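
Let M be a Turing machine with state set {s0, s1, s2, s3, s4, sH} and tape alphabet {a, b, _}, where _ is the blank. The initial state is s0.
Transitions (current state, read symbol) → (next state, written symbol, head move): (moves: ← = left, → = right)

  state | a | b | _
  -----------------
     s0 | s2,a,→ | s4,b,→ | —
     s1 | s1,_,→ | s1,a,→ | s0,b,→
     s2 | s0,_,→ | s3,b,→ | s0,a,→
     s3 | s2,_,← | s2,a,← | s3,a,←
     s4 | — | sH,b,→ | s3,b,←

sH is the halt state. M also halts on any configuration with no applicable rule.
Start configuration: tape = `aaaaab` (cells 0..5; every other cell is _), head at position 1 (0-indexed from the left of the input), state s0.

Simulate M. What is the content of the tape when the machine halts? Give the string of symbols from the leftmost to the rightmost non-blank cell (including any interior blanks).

s0 | a[a]aaab___   read a → write a, move →, go to s2
s2 | aa[a]aab___   read a → write _, move →, go to s0
s0 | aa_[a]ab___   read a → write a, move →, go to s2
s2 | aa_a[a]b___   read a → write _, move →, go to s0
s0 | aa_a_[b]___   read b → write b, move →, go to s4
s4 | aa_a_b[_]__   read _ → write b, move ←, go to s3
s3 | aa_a_[b]b__   read b → write a, move ←, go to s2
s2 | aa_a[_]ab__   read _ → write a, move →, go to s0
s0 | aa_aa[a]b__   read a → write a, move →, go to s2
s2 | aa_aaa[b]__   read b → write b, move →, go to s3
s3 | aa_aaab[_]_   read _ → write a, move ←, go to s3
s3 | aa_aaa[b]a_   read b → write a, move ←, go to s2
s2 | aa_aa[a]aa_   read a → write _, move →, go to s0
s0 | aa_aa_[a]a_   read a → write a, move →, go to s2
s2 | aa_aa_a[a]_   read a → write _, move →, go to s0
s0 | aa_aa_a_[_]
The non-blank tape span at halt is aa_aa_a.

aa_aa_a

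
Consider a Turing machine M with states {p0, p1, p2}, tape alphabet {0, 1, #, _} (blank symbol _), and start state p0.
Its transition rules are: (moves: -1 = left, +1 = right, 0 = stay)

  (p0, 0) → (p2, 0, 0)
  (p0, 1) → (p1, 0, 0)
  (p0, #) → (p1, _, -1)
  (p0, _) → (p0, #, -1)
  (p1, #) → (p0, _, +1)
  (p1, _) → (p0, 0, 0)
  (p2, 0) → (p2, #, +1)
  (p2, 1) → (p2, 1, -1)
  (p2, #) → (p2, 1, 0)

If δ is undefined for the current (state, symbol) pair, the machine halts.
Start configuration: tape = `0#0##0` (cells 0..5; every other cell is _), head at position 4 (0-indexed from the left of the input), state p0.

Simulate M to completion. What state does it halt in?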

### What you should do
What is the number of lines in the records that hold "configuration"? Give the number by itself.

### Written reply
3